[DATA FOR THIS TASK]

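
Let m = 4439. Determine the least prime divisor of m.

23

4439 is odd.
Digit sum 20, not divisible by 3.
Ends in 9: not divisible by 5.
7: 4439 = 7·634 + 1
11: 4439 = 11·403 + 6
13: 4439 = 13·341 + 6
17: 4439 = 17·261 + 2
19: 4439 = 19·233 + 12
23: 4439 = 23·193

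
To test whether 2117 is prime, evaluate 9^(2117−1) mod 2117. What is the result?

429

9^1 ≡ 9 (mod 2117)
9^2 ≡ 9^2 = 81 ≡ 81 (mod 2117)
9^4 ≡ 81^2 = 6561 ≡ 210 (mod 2117)
9^8 ≡ 210^2 = 44100 ≡ 1760 (mod 2117)
9^16 ≡ 1760^2 = 3097600 ≡ 429 (mod 2117)
9^32 ≡ 429^2 = 184041 ≡ 1979 (mod 2117)
9^64 ≡ 1979^2 = 3916441 ≡ 2108 (mod 2117)
9^128 ≡ 2108^2 = 4443664 ≡ 81 (mod 2117)
9^256 ≡ 81^2 = 6561 ≡ 210 (mod 2117)
9^512 ≡ 210^2 = 44100 ≡ 1760 (mod 2117)
9^1024 ≡ 1760^2 = 3097600 ≡ 429 (mod 2117)
9^2048 ≡ 429^2 = 184041 ≡ 1979 (mod 2117)
2116 = 2048 + 64 + 4 in binary powers of 2.
So 9^2116 ≡ 1979 · 2108 · 210 ≡ 429 (mod 2117).
Since 429 ≠ 1, base 9 is a Fermat witness: 2117 is composite.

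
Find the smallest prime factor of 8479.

61

8479 is odd.
Digit sum 28, not divisible by 3.
Ends in 9: not divisible by 5.
7: 8479 = 7·1211 + 2
11: 8479 = 11·770 + 9
13: 8479 = 13·652 + 3
17: 8479 = 17·498 + 13
19: 8479 = 19·446 + 5
23: 8479 = 23·368 + 15
29: 8479 = 29·292 + 11
31: 8479 = 31·273 + 16
37: 8479 = 37·229 + 6
41: 8479 = 41·206 + 33
43: 8479 = 43·197 + 8
47: 8479 = 47·180 + 19
53: 8479 = 53·159 + 52
59: 8479 = 59·143 + 42
61: 8479 = 61·139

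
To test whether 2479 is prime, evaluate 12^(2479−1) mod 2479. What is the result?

12^1 ≡ 12 (mod 2479)
12^2 ≡ 12^2 = 144 ≡ 144 (mod 2479)
12^4 ≡ 144^2 = 20736 ≡ 904 (mod 2479)
12^8 ≡ 904^2 = 817216 ≡ 1625 (mod 2479)
12^16 ≡ 1625^2 = 2640625 ≡ 490 (mod 2479)
12^32 ≡ 490^2 = 240100 ≡ 2116 (mod 2479)
12^64 ≡ 2116^2 = 4477456 ≡ 382 (mod 2479)
12^128 ≡ 382^2 = 145924 ≡ 2142 (mod 2479)
12^256 ≡ 2142^2 = 4588164 ≡ 2014 (mod 2479)
12^512 ≡ 2014^2 = 4056196 ≡ 552 (mod 2479)
12^1024 ≡ 552^2 = 304704 ≡ 2266 (mod 2479)
12^2048 ≡ 2266^2 = 5134756 ≡ 747 (mod 2479)
2478 = 2048 + 256 + 128 + 32 + 8 + 4 + 2 in binary powers of 2.
So 12^2478 ≡ 747 · 2014 · 2142 · 2116 · 1625 · 904 · 144 ≡ 2024 (mod 2479).
Since 2024 ≠ 1, base 12 is a Fermat witness: 2479 is composite.

2024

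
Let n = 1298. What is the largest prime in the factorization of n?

59

1298 = 2 · 649
649 = 11 · 59
59 is prime.
So 1298 = 2 · 11 · 59; the largest prime factor is 59.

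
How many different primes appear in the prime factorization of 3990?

5

3990 = 2 · 1995
1995 = 3 · 665
665 = 5 · 133
133 = 7 · 19
3990 = 2 · 3 · 5 · 7 · 19, which has 5 distinct prime factors.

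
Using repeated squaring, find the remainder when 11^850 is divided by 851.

26

11^1 ≡ 11 (mod 851)
11^2 ≡ 11^2 = 121 ≡ 121 (mod 851)
11^4 ≡ 121^2 = 14641 ≡ 174 (mod 851)
11^8 ≡ 174^2 = 30276 ≡ 491 (mod 851)
11^16 ≡ 491^2 = 241081 ≡ 248 (mod 851)
11^32 ≡ 248^2 = 61504 ≡ 232 (mod 851)
11^64 ≡ 232^2 = 53824 ≡ 211 (mod 851)
11^128 ≡ 211^2 = 44521 ≡ 269 (mod 851)
11^256 ≡ 269^2 = 72361 ≡ 26 (mod 851)
11^512 ≡ 26^2 = 676 ≡ 676 (mod 851)
850 = 512 + 256 + 64 + 16 + 2 in binary powers of 2.
So 11^850 ≡ 676 · 26 · 211 · 248 · 121 ≡ 26 (mod 851).
Since 26 ≠ 1, base 11 is a Fermat witness: 851 is composite.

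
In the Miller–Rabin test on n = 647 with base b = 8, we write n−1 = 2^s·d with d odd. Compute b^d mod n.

1

647 − 1 = 646 = 2^1 · 323, so d = 323.
8^1 ≡ 8 (mod 647)
8^2 ≡ 8^2 = 64 ≡ 64 (mod 647)
8^4 ≡ 64^2 = 4096 ≡ 214 (mod 647)
8^8 ≡ 214^2 = 45796 ≡ 506 (mod 647)
8^16 ≡ 506^2 = 256036 ≡ 471 (mod 647)
8^32 ≡ 471^2 = 221841 ≡ 567 (mod 647)
8^64 ≡ 567^2 = 321489 ≡ 577 (mod 647)
8^128 ≡ 577^2 = 332929 ≡ 371 (mod 647)
8^256 ≡ 371^2 = 137641 ≡ 477 (mod 647)
323 = 256 + 64 + 2 + 1 in binary powers of 2.
So 8^323 ≡ 477 · 577 · 64 · 8 ≡ 1 (mod 647).
Since 8^d ≡ 1 (mod 647), base 8 does not prove 647 composite.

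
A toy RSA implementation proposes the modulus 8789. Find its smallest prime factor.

11

8789 is odd.
Digit sum 32, not divisible by 3.
Ends in 9: not divisible by 5.
7: 8789 = 7·1255 + 4
11: 8789 = 11·799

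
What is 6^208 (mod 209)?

6^1 ≡ 6 (mod 209)
6^2 ≡ 6^2 = 36 ≡ 36 (mod 209)
6^4 ≡ 36^2 = 1296 ≡ 42 (mod 209)
6^8 ≡ 42^2 = 1764 ≡ 92 (mod 209)
6^16 ≡ 92^2 = 8464 ≡ 104 (mod 209)
6^32 ≡ 104^2 = 10816 ≡ 157 (mod 209)
6^64 ≡ 157^2 = 24649 ≡ 196 (mod 209)
6^128 ≡ 196^2 = 38416 ≡ 169 (mod 209)
208 = 128 + 64 + 16 in binary powers of 2.
So 6^208 ≡ 169 · 196 · 104 ≡ 158 (mod 209).
Since 158 ≠ 1, base 6 is a Fermat witness: 209 is composite.

158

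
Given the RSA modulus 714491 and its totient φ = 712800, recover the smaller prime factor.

φ(n) = (p−1)(q−1) = n − (p+q) + 1, so p + q = 714491 − 712800 + 1 = 1692.
p and q are the roots of t² − 1692t + 714491 = 0.
Discriminant: 1692² − 4·714491 = 2862864 − 2857964 = 4900; √4900 = 70.
q = (1692 − 70)/2 = 811, p = (1692 + 70)/2 = 881.
Check: 811 · 881 = 714491.

811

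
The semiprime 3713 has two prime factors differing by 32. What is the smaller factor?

Since p = q + 32, we have 3713 = q(q + 32), so q² + 32q − 3713 = 0.
Discriminant: 32² + 4·3713 = 1024 + 14852 = 15876; √15876 = 126.
q = (−32 + 126)/2 = 47, and p = q + 32 = 79.
Check: 47 · 79 = 3713.

47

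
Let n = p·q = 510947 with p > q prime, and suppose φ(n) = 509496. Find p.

853

φ(n) = (p−1)(q−1) = n − (p+q) + 1, so p + q = 510947 − 509496 + 1 = 1452.
p and q are the roots of t² − 1452t + 510947 = 0.
Discriminant: 1452² − 4·510947 = 2108304 − 2043788 = 64516; √64516 = 254.
q = (1452 − 254)/2 = 599, p = (1452 + 254)/2 = 853.
Check: 599 · 853 = 510947.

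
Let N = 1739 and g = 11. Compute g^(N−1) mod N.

1062

11^1 ≡ 11 (mod 1739)
11^2 ≡ 11^2 = 121 ≡ 121 (mod 1739)
11^4 ≡ 121^2 = 14641 ≡ 729 (mod 1739)
11^8 ≡ 729^2 = 531441 ≡ 1046 (mod 1739)
11^16 ≡ 1046^2 = 1094116 ≡ 285 (mod 1739)
11^32 ≡ 285^2 = 81225 ≡ 1231 (mod 1739)
11^64 ≡ 1231^2 = 1515361 ≡ 692 (mod 1739)
11^128 ≡ 692^2 = 478864 ≡ 639 (mod 1739)
11^256 ≡ 639^2 = 408321 ≡ 1395 (mod 1739)
11^512 ≡ 1395^2 = 1946025 ≡ 84 (mod 1739)
11^1024 ≡ 84^2 = 7056 ≡ 100 (mod 1739)
1738 = 1024 + 512 + 128 + 64 + 8 + 2 in binary powers of 2.
So 11^1738 ≡ 100 · 84 · 639 · 692 · 1046 · 121 ≡ 1062 (mod 1739).
Since 1062 ≠ 1, base 11 is a Fermat witness: 1739 is composite.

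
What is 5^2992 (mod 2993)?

1492

5^1 ≡ 5 (mod 2993)
5^2 ≡ 5^2 = 25 ≡ 25 (mod 2993)
5^4 ≡ 25^2 = 625 ≡ 625 (mod 2993)
5^8 ≡ 625^2 = 390625 ≡ 1535 (mod 2993)
5^16 ≡ 1535^2 = 2356225 ≡ 734 (mod 2993)
5^32 ≡ 734^2 = 538756 ≡ 16 (mod 2993)
5^64 ≡ 16^2 = 256 ≡ 256 (mod 2993)
5^128 ≡ 256^2 = 65536 ≡ 2683 (mod 2993)
5^256 ≡ 2683^2 = 7198489 ≡ 324 (mod 2993)
5^512 ≡ 324^2 = 104976 ≡ 221 (mod 2993)
5^1024 ≡ 221^2 = 48841 ≡ 953 (mod 2993)
5^2048 ≡ 953^2 = 908209 ≡ 1330 (mod 2993)
2992 = 2048 + 512 + 256 + 128 + 32 + 16 in binary powers of 2.
So 5^2992 ≡ 1330 · 221 · 324 · 2683 · 16 · 734 ≡ 1492 (mod 2993).
Since 1492 ≠ 1, base 5 is a Fermat witness: 2993 is composite.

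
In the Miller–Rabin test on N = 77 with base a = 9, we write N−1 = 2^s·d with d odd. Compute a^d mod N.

77 − 1 = 76 = 2^2 · 19, so d = 19.
9^1 ≡ 9 (mod 77)
9^2 ≡ 9^2 = 81 ≡ 4 (mod 77)
9^4 ≡ 4^2 = 16 ≡ 16 (mod 77)
9^8 ≡ 16^2 = 256 ≡ 25 (mod 77)
9^16 ≡ 25^2 = 625 ≡ 9 (mod 77)
19 = 16 + 2 + 1 in binary powers of 2.
So 9^19 ≡ 9 · 4 · 9 ≡ 16 (mod 77).
Squaring chain: 16 → 25; never reaches −1, so base 9 is a Miller–Rabin witness that 77 is composite.

16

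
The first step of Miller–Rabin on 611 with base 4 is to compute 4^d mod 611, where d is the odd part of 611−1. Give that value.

101

611 − 1 = 610 = 2^1 · 305, so d = 305.
4^1 ≡ 4 (mod 611)
4^2 ≡ 4^2 = 16 ≡ 16 (mod 611)
4^4 ≡ 16^2 = 256 ≡ 256 (mod 611)
4^8 ≡ 256^2 = 65536 ≡ 159 (mod 611)
4^16 ≡ 159^2 = 25281 ≡ 230 (mod 611)
4^32 ≡ 230^2 = 52900 ≡ 354 (mod 611)
4^64 ≡ 354^2 = 125316 ≡ 61 (mod 611)
4^128 ≡ 61^2 = 3721 ≡ 55 (mod 611)
4^256 ≡ 55^2 = 3025 ≡ 581 (mod 611)
305 = 256 + 32 + 16 + 1 in binary powers of 2.
So 4^305 ≡ 581 · 354 · 230 · 4 ≡ 101 (mod 611).
Squaring chain: 101; never reaches −1, so base 4 is a Miller–Rabin witness that 611 is composite.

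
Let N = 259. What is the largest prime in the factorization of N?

259 = 7 · 37
37 is prime.
So 259 = 7 · 37; the largest prime factor is 37.

37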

[YOUR TASK]
Nothing but the lines from the one containing "What is 5^2992 (mod 2993)?" to the end of the records above should appear, each copied exactly.

[ANSWER SPACE]
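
What is 5^2992 (mod 2993)?

1492

5^1 ≡ 5 (mod 2993)
5^2 ≡ 5^2 = 25 ≡ 25 (mod 2993)
5^4 ≡ 25^2 = 625 ≡ 625 (mod 2993)
5^8 ≡ 625^2 = 390625 ≡ 1535 (mod 2993)
5^16 ≡ 1535^2 = 2356225 ≡ 734 (mod 2993)
5^32 ≡ 734^2 = 538756 ≡ 16 (mod 2993)
5^64 ≡ 16^2 = 256 ≡ 256 (mod 2993)
5^128 ≡ 256^2 = 65536 ≡ 2683 (mod 2993)
5^256 ≡ 2683^2 = 7198489 ≡ 324 (mod 2993)
5^512 ≡ 324^2 = 104976 ≡ 221 (mod 2993)
5^1024 ≡ 221^2 = 48841 ≡ 953 (mod 2993)
5^2048 ≡ 953^2 = 908209 ≡ 1330 (mod 2993)
2992 = 2048 + 512 + 256 + 128 + 32 + 16 in binary powers of 2.
So 5^2992 ≡ 1330 · 221 · 324 · 2683 · 16 · 734 ≡ 1492 (mod 2993).
Since 1492 ≠ 1, base 5 is a Fermat witness: 2993 is composite.

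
In the Miller–Rabin test on N = 77 with base a = 9, we write N−1 = 2^s·d with d odd. Compute a^d mod N.

77 − 1 = 76 = 2^2 · 19, so d = 19.
9^1 ≡ 9 (mod 77)
9^2 ≡ 9^2 = 81 ≡ 4 (mod 77)
9^4 ≡ 4^2 = 16 ≡ 16 (mod 77)
9^8 ≡ 16^2 = 256 ≡ 25 (mod 77)
9^16 ≡ 25^2 = 625 ≡ 9 (mod 77)
19 = 16 + 2 + 1 in binary powers of 2.
So 9^19 ≡ 9 · 4 · 9 ≡ 16 (mod 77).
Squaring chain: 16 → 25; never reaches −1, so base 9 is a Miller–Rabin witness that 77 is composite.

16

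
The first step of Miller–Rabin on 611 with base 4 is to compute 4^d mod 611, where d is the odd part of 611−1. Give that value.

101

611 − 1 = 610 = 2^1 · 305, so d = 305.
4^1 ≡ 4 (mod 611)
4^2 ≡ 4^2 = 16 ≡ 16 (mod 611)
4^4 ≡ 16^2 = 256 ≡ 256 (mod 611)
4^8 ≡ 256^2 = 65536 ≡ 159 (mod 611)
4^16 ≡ 159^2 = 25281 ≡ 230 (mod 611)
4^32 ≡ 230^2 = 52900 ≡ 354 (mod 611)
4^64 ≡ 354^2 = 125316 ≡ 61 (mod 611)
4^128 ≡ 61^2 = 3721 ≡ 55 (mod 611)
4^256 ≡ 55^2 = 3025 ≡ 581 (mod 611)
305 = 256 + 32 + 16 + 1 in binary powers of 2.
So 4^305 ≡ 581 · 354 · 230 · 4 ≡ 101 (mod 611).
Squaring chain: 101; never reaches −1, so base 4 is a Miller–Rabin witness that 611 is composite.

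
Let N = 259. What is the largest prime in the factorization of N?

259 = 7 · 37
37 is prime.
So 259 = 7 · 37; the largest prime factor is 37.

37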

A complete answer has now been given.